- Information given:
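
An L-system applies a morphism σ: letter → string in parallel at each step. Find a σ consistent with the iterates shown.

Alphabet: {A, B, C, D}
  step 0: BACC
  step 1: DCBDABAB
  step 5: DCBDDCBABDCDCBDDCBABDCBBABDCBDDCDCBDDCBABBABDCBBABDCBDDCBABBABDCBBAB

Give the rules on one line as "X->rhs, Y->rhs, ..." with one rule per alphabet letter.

  step 0 ⇒ step 1: BACC ⇒ DC·BD·AB·AB
    A ↦ BD
    B ↦ DC
    C ↦ AB
    D ↦ B  (constrained at step 1)

A->BD, B->DC, C->AB, D->B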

- Activity: The answer is all of the material, repeated exactly.

- Exercise output:
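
An L-system applies a morphism σ: letter → string in parallel at each step. Find a σ consistent with the iterates shown.

Alphabet: {A, B, C, D}
  step 0: BACC
  step 1: DCBDABAB
  step 5: DCBDDCBABDCDCBDDCBABDCBBABDCBDDCDCBDDCBABBABDCBBABDCBDDCBABBABDCBBAB

Give the rules on one line as "X->rhs, Y->rhs, ..." with one rule per alphabet letter.

  step 0 ⇒ step 1: BACC ⇒ DC·BD·AB·AB
    A ↦ BD
    B ↦ DC
    C ↦ AB
    D ↦ B  (constrained at step 1)

A->BD, B->DC, C->AB, D->B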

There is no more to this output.